Requirement - Word for word, restate the lines from the start of the data below through the line containing "Initial: P1 pits=[3, 3, 5, 3, 4, 4]".

Dataset entries:

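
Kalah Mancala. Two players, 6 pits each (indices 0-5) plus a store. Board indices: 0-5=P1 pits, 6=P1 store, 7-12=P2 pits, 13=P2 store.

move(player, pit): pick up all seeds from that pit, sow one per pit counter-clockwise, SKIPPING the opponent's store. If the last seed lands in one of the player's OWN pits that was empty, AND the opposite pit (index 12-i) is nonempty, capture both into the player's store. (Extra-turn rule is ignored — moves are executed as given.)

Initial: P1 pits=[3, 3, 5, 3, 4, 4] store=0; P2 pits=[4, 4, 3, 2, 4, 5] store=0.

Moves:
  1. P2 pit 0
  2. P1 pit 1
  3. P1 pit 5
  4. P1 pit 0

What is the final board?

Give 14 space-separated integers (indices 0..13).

Answer: 0 1 7 5 5 0 1 1 6 5 3 5 5 0

Derivation:
Move 1: P2 pit0 -> P1=[3,3,5,3,4,4](0) P2=[0,5,4,3,5,5](0)
Move 2: P1 pit1 -> P1=[3,0,6,4,5,4](0) P2=[0,5,4,3,5,5](0)
Move 3: P1 pit5 -> P1=[3,0,6,4,5,0](1) P2=[1,6,5,3,5,5](0)
Move 4: P1 pit0 -> P1=[0,1,7,5,5,0](1) P2=[1,6,5,3,5,5](0)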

Answer to this task -
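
Kalah Mancala. Two players, 6 pits each (indices 0-5) plus a store. Board indices: 0-5=P1 pits, 6=P1 store, 7-12=P2 pits, 13=P2 store.

move(player, pit): pick up all seeds from that pit, sow one per pit counter-clockwise, SKIPPING the opponent's store. If the last seed lands in one of the player's OWN pits that was empty, AND the opposite pit (index 12-i) is nonempty, capture both into the player's store. (Extra-turn rule is ignored — moves are executed as given.)

Initial: P1 pits=[3, 3, 5, 3, 4, 4] store=0; P2 pits=[4, 4, 3, 2, 4, 5] store=0.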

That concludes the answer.